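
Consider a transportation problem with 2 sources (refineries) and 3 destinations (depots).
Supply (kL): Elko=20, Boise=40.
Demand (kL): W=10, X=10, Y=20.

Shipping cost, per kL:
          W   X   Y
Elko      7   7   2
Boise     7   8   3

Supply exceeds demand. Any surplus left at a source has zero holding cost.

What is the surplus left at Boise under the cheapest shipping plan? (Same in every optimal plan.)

Minimum-cost shipments:
  Elko–X: 10 × 7 = 70
  Elko–Y: 10 × 2 = 20
  Boise–W: 10 × 7 = 70
  Boise–Y: 10 × 3 = 30
Total cost = 190.
Boise ships 20 of its 40, leaving 20.

20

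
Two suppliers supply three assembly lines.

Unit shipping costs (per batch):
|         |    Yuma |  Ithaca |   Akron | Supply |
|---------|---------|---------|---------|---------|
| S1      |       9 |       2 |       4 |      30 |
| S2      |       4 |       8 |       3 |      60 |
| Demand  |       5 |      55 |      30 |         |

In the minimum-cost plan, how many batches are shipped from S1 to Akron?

0

Solving gives:
  S1→Ithaca: 30 × 2 = 60
  S2→Yuma: 5 × 4 = 20
  S2→Ithaca: 25 × 8 = 200
  S2→Akron: 30 × 3 = 90
Total cost = 370.
The route S1→Akron is not used.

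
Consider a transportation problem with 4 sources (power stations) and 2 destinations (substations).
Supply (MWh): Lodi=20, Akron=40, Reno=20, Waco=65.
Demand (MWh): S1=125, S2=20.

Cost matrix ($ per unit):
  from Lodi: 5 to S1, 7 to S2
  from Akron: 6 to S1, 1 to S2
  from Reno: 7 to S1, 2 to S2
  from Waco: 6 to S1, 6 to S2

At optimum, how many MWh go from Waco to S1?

The minimum-cost plan:
  Lodi→S1: 20 × $5 = $100
  Akron→S1: 20 × $6 = $120
  Akron→S2: 20 × $1 = $20
  Reno→S1: 20 × $7 = $140
  Waco→S1: 65 × $6 = $390
Total cost = $770.
So Waco→S1 carries 65 MWh.

65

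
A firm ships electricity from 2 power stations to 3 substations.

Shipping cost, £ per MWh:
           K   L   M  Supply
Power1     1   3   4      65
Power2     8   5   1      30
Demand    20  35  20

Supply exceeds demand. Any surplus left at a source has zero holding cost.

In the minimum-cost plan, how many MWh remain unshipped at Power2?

10

Minimum-cost shipments:
  Power1–K: 20 × £1 = £20
  Power1–L: 35 × £3 = £105
  Power2–M: 20 × £1 = £20
Total cost = £145.
Power2 ships 20 of its 30, leaving 10.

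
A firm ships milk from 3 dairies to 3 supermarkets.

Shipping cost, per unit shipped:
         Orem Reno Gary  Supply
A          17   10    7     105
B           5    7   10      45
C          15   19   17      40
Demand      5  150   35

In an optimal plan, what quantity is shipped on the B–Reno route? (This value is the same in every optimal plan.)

45

Optimal shipments:
  A→Reno: 70 × 10 = 700
  A→Gary: 35 × 7 = 245
  B→Reno: 45 × 7 = 315
  C→Orem: 5 × 15 = 75
  C→Reno: 35 × 19 = 665
Total cost = 2000.
So B→Reno carries 45 crates.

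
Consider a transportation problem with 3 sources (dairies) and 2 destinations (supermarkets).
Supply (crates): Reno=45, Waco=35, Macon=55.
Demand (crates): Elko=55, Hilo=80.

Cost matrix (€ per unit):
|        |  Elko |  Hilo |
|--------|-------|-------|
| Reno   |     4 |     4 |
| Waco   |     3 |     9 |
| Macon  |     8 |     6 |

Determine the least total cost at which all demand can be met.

615

An optimal shipping plan:
  Reno→Elko: 20 crates
  Reno→Hilo: 25 crates
  Waco→Elko: 35 crates
  Macon→Hilo: 55 crates
Total cost = €615.
(Supply check: Reno ships 45; Waco ships 35; Macon ships 55.)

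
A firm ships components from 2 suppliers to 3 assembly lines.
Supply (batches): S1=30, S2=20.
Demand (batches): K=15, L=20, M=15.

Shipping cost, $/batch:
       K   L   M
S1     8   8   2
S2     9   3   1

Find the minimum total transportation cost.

210

An optimal shipping plan:
  S1–K: 15 × $8 = $120
  S1–M: 15 × $2 = $30
  S2–L: 20 × $3 = $60
Total = 120 + 30 + 60 = $210.
(Supply check: S1 ships 30; S2 ships 20.)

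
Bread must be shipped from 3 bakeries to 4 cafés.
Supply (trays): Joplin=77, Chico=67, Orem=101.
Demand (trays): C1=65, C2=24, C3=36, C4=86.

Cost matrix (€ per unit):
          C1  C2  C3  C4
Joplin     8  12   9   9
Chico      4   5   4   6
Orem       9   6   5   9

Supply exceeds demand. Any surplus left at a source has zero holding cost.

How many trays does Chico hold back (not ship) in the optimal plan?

0

An optimal plan:
  Joplin->C4: 43 × €9 = €387
  Chico->C1: 65 × €4 = €260
  Chico->C4: 2 × €6 = €12
  Orem->C2: 24 × €6 = €144
  Orem->C3: 36 × €5 = €180
  Orem->C4: 41 × €9 = €369
Total cost = €1352.
Chico ships 67 of its 67, leaving 0.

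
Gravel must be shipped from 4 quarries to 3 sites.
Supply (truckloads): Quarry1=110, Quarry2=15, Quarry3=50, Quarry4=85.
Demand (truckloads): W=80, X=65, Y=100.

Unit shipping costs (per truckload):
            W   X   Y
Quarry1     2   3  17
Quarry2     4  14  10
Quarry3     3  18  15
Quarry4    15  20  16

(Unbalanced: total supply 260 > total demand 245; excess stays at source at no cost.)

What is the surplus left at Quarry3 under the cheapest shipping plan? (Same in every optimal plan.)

0

Minimum-cost shipments:
  Quarry1 to W: 45 × 2 = 90
  Quarry1 to X: 65 × 3 = 195
  Quarry2 to Y: 15 × 10 = 150
  Quarry3 to W: 35 × 3 = 105
  Quarry3 to Y: 15 × 15 = 225
  Quarry4 to Y: 70 × 16 = 1120
Total cost = 1885.
Quarry3 ships 50 of its 50, leaving 0.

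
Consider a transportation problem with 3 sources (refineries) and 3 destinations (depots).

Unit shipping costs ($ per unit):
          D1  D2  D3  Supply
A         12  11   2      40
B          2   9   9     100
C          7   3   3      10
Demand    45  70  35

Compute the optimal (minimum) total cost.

740

A cheapest plan:
  A->D2: 5 kL
  A->D3: 35 kL
  B->D1: 45 kL
  B->D2: 55 kL
  C->D2: 10 kL
Total cost = $740.
(Supply check: A ships 40; B ships 100; C ships 10.)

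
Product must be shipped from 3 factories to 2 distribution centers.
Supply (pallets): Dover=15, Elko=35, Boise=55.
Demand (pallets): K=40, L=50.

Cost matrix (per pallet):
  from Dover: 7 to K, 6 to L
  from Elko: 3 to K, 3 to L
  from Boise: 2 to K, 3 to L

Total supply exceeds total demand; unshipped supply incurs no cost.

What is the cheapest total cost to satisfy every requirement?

230

One minimum-cost allocation:
  Elko–L: 35 × 3 = 105
  Boise–K: 40 × 2 = 80
  Boise–L: 15 × 3 = 45
Total = 105 + 80 + 45 = 230.
(Supply check: Dover ships 0; Elko ships 35; Boise ships 55.)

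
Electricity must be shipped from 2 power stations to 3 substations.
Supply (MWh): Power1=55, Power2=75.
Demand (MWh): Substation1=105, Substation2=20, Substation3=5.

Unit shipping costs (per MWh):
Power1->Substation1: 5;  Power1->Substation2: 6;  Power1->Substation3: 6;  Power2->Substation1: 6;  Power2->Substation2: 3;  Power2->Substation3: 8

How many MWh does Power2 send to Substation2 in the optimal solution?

Solving gives:
  Power1 to Substation1: 50 × 5 = 250
  Power1 to Substation3: 5 × 6 = 30
  Power2 to Substation1: 55 × 6 = 330
  Power2 to Substation2: 20 × 3 = 60
Total cost = 670.
So Power2→Substation2 carries 20 MWh.

20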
☆ ☆ ☆ ☆ ☆ ☆ ☆
Task goal: Copy each line from the data that features the string "pallets".

Result of this task:
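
Supply (pallets): Dover=15, Elko=35, Boise=55.
Demand (pallets): K=40, L=50.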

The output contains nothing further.